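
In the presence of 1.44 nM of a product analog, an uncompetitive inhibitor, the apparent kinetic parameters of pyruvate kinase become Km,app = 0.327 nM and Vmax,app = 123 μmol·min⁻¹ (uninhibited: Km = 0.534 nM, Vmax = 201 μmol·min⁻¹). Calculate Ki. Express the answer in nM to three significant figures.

2.27 nM

Uncompetitive: Vmax,app = Vmax/α (and Km,app = Km/α) with α = 1 + [I]/Ki.
α = Vmax/Vmax,app = 201/123 = 1.634.
Ki = [I]/(α − 1) = 1.44/0.6341 = 2.27 nM.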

──────────────────────────────

#### ACTIVITY
A word-for-word copy of the listing is the expected answer.

#### ANSWER FOR THIS EXERCISE
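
In the presence of 1.44 nM of a product analog, an uncompetitive inhibitor, the apparent kinetic parameters of pyruvate kinase become Km,app = 0.327 nM and Vmax,app = 123 μmol·min⁻¹ (uninhibited: Km = 0.534 nM, Vmax = 201 μmol·min⁻¹). Calculate Ki. Express the answer in nM to three significant figures.

2.27 nM

Uncompetitive: Vmax,app = Vmax/α (and Km,app = Km/α) with α = 1 + [I]/Ki.
α = Vmax/Vmax,app = 201/123 = 1.634.
Ki = [I]/(α − 1) = 1.44/0.6341 = 2.27 nM.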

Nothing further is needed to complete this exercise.